### YOUR GOAL
Would you copy all lines in the data that contain the word "During"?

═══ EXCERPTED DATA

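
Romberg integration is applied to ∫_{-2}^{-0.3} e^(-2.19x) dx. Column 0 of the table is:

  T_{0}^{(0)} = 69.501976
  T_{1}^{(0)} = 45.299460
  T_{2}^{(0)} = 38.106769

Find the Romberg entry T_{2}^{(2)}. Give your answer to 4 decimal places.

35.6077

Richardson extrapolation on the trapezoidal column (denominator 4−1=3):
T_{1}^{(1)} = 45.299460 + (45.299460 − 69.501976)/3 = 37.231955
T_{2}^{(1)} = 38.106769 + (38.106769 − 45.299460)/3 = 35.709205
T_{2}^{(2)} = (16·35.709205 − 37.231955) / 15 = 35.607688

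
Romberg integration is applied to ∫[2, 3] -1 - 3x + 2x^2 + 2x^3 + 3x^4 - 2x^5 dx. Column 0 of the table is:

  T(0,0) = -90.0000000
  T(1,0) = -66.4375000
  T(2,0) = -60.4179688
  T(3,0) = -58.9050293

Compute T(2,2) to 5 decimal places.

T(1,1) = (4·(-66.4375000) − (-90.0000000)) / 3 = -58.5833333
T(2,1) = -60.4179688 + (-60.4179688 − (-66.4375000))/3 = -58.4114584
T(2,2) = (16·(-58.4114584) − (-58.5833333)) / 15 = -58.4000001

-58.40000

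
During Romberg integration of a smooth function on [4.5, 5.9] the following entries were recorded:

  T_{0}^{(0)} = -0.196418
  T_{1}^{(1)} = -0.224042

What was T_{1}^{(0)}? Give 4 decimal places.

-0.2171

From T_{1}^{(1)} = (4·T_{1}^{(0)} − T_{0}^{(0)})/3, solve for T_{1}^{(0)}:
4·T_{1}^{(0)} = 3·(-0.224042) + (-0.196418) = -0.868544
T_{1}^{(0)} = -0.217136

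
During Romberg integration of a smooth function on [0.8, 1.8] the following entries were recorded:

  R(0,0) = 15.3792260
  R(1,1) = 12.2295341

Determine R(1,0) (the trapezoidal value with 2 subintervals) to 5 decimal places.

13.01696

From R(1,1) = (4·R(1,0) − R(0,0))/3, solve for R(1,0):
4·R(1,0) = 3·12.2295341 + 15.3792260 = 52.0678283
R(1,0) = 13.0169571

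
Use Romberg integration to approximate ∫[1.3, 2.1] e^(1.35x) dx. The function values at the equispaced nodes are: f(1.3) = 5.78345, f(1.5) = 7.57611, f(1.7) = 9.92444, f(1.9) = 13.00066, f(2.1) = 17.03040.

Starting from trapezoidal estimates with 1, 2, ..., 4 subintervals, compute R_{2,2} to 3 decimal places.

8.331

R_{0,0} (trapezoid, 1 panel, h=0.8000): 9.12554
R_{1,0} (trapezoid, 2 panels, h=0.4000): 8.53255
R_{2,0} (trapezoid, 4 panels, h=0.2000): 8.38163
R_{1,1} = 8.53255 + (8.53255 − 9.12554)/3 = 8.33489
R_{2,1} = 8.38163 + (8.38163 − 8.53255)/3 = 8.33132
R_{2,2} = 8.33132 + (8.33132 − 8.33489)/15 = 8.33108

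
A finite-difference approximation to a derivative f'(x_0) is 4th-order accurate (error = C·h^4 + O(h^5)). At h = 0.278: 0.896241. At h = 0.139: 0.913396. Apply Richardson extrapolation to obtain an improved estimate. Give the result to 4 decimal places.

0.9145

The leading error scales as h^4; refining by a factor of 2 reduces it by 2^4 = 16.
Extrapolated value = (16·A(h/2) − A(h)) / (16 − 1)
= (16·0.913396 − 0.896241) / 15
= 13.718095 / 15 = 0.914540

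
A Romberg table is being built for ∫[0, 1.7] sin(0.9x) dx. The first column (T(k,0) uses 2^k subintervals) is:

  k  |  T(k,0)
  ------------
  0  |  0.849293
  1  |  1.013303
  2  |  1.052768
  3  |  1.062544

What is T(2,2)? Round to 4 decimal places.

1.0658

Richardson extrapolation on the trapezoidal column (denominator 4−1=3):
T(1,1) = 1.013303 + (1.013303 − 0.849293)/3 = 1.067973
T(2,1) = (4·1.052768 − 1.013303) / 3 = 1.065923
T(2,2) = 1.065923 + (1.065923 − 1.067973)/15 = 1.065786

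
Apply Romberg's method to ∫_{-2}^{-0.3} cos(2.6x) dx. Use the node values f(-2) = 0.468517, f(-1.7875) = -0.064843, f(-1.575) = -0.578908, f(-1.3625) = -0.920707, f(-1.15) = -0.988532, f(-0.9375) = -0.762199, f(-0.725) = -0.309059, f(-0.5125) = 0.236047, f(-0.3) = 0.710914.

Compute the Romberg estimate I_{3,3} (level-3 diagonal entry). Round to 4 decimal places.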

══════

### EXERCISE RESULT
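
During Romberg integration of a smooth function on [4.5, 5.9] the following entries were recorded:
During Romberg integration of a smooth function on [0.8, 1.8] the following entries were recorded: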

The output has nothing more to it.